#### Exercise brief:
Exactly as they stand, set down the following records once more.

---------- Data shown

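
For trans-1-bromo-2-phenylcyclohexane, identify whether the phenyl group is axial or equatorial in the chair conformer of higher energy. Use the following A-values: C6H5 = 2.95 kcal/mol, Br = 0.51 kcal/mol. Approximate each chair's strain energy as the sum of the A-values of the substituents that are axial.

C1 and C2 have opposite parity, so for the trans isomer the two substituents are e,e in one chair and a,a in the other.
Chair I (phenyl axial, bromo axial): E = 3.46 kcal/mol.
Chair II (phenyl equatorial, bromo equatorial): E = 0.00 kcal/mol.
Chair I is the less stable (higher-energy) conformer, and in that chair the phenyl group is axial.

axial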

--------------------

#### Output:
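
For trans-1-bromo-2-phenylcyclohexane, identify whether the phenyl group is axial or equatorial in the chair conformer of higher energy. Use the following A-values: C6H5 = 2.95 kcal/mol, Br = 0.51 kcal/mol. Approximate each chair's strain energy as the sum of the A-values of the substituents that are axial.

C1 and C2 have opposite parity, so for the trans isomer the two substituents are e,e in one chair and a,a in the other.
Chair I (phenyl axial, bromo axial): E = 3.46 kcal/mol.
Chair II (phenyl equatorial, bromo equatorial): E = 0.00 kcal/mol.
Chair I is the less stable (higher-energy) conformer, and in that chair the phenyl group is axial.

axial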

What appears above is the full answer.